(Collected data entries)
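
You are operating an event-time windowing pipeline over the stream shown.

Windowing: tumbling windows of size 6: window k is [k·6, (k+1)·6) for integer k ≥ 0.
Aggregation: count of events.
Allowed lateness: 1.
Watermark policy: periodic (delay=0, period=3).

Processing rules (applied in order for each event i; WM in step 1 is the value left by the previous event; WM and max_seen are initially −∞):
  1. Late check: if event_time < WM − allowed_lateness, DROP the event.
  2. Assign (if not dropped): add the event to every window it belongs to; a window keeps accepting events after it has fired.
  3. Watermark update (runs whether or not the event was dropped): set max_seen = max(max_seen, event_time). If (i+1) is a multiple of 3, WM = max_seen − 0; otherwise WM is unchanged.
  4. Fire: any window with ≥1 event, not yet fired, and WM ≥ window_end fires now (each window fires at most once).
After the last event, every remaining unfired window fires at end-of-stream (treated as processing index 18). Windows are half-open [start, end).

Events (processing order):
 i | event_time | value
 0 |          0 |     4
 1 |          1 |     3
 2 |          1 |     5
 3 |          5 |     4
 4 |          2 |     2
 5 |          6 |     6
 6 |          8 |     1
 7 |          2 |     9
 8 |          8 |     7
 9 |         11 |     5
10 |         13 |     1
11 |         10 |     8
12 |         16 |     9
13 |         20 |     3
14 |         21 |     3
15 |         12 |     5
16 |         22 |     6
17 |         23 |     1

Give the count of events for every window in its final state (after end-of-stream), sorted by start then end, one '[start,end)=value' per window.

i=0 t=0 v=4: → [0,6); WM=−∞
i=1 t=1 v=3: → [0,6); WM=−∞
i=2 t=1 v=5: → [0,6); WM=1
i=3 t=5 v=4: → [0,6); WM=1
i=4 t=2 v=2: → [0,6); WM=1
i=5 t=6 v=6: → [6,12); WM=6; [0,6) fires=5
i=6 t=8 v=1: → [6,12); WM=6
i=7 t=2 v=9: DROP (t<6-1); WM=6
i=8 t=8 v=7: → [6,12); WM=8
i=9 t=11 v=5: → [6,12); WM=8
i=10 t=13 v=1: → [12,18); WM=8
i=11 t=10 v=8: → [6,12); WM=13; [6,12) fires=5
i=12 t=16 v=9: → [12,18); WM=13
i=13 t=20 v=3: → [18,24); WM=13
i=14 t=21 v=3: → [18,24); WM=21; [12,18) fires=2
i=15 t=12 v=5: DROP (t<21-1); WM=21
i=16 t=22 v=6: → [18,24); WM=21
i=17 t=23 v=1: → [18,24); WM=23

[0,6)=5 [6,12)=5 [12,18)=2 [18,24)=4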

...

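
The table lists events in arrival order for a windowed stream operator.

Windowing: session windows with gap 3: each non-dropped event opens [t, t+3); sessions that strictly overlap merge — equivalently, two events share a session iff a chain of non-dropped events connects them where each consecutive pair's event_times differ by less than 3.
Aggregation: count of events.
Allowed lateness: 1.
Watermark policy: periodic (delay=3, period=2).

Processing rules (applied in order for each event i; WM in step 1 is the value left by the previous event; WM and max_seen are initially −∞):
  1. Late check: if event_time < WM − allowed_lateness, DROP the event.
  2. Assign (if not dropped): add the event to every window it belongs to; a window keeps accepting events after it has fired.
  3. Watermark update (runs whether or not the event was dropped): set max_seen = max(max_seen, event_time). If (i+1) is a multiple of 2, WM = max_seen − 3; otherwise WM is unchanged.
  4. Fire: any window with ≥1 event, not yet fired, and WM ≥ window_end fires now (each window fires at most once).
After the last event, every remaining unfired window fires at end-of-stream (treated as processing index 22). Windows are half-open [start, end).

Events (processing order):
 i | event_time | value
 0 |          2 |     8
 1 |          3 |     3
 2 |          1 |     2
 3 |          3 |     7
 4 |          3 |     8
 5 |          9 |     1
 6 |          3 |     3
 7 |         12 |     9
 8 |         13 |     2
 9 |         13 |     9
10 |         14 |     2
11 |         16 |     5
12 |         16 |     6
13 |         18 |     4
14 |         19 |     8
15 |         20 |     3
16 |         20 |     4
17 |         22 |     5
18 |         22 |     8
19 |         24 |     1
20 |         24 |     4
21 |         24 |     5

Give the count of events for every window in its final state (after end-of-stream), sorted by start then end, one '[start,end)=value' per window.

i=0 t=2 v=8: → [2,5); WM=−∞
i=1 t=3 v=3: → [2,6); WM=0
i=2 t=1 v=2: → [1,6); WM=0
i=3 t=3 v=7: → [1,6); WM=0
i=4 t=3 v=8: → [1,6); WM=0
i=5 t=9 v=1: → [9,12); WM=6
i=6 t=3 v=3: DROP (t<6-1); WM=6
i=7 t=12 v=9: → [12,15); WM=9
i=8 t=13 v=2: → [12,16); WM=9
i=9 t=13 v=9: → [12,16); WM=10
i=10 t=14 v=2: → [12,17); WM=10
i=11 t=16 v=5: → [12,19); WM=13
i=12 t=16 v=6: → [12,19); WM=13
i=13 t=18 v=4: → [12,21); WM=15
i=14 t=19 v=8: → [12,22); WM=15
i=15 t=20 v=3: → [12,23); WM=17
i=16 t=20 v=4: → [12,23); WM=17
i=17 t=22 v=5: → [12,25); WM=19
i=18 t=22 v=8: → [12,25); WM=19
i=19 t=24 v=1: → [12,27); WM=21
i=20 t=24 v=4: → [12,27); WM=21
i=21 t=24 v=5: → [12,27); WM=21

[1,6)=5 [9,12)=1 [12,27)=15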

---

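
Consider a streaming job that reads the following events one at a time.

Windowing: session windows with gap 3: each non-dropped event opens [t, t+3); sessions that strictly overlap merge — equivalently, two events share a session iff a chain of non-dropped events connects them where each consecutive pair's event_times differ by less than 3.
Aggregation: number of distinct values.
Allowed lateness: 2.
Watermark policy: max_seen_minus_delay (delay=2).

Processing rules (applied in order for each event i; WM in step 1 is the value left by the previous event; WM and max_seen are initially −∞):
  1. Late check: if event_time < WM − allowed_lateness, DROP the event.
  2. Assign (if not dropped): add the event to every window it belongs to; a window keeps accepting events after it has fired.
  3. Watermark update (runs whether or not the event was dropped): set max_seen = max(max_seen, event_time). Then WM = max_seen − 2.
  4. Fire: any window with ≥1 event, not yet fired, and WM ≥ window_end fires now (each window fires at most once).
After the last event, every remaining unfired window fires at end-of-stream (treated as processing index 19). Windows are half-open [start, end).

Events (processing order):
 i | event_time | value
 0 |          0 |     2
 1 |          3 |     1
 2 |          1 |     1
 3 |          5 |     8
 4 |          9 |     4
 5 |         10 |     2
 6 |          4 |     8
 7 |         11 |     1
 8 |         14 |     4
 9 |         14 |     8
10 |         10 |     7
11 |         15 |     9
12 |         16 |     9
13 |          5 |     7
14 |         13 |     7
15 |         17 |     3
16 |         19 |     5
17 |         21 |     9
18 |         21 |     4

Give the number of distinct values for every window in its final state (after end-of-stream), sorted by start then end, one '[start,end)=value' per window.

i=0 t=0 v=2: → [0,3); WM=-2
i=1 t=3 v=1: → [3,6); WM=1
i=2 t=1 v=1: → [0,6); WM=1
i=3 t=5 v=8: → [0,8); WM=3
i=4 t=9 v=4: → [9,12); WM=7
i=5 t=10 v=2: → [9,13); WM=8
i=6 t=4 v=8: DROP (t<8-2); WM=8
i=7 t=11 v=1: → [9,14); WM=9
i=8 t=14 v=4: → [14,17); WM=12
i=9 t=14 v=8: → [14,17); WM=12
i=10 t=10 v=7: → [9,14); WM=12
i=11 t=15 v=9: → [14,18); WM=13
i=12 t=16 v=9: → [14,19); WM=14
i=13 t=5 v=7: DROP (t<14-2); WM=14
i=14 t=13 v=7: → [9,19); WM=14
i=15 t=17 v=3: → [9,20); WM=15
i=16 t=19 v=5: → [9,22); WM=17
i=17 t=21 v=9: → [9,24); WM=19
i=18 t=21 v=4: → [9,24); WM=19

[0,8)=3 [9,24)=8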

[Exercise brief] Among the lines above, which hold the word "delay"? Report each one.

[Response below]
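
Watermark policy: periodic (delay=0, period=3).
Watermark policy: periodic (delay=3, period=2).
Watermark policy: max_seen_minus_delay (delay=2).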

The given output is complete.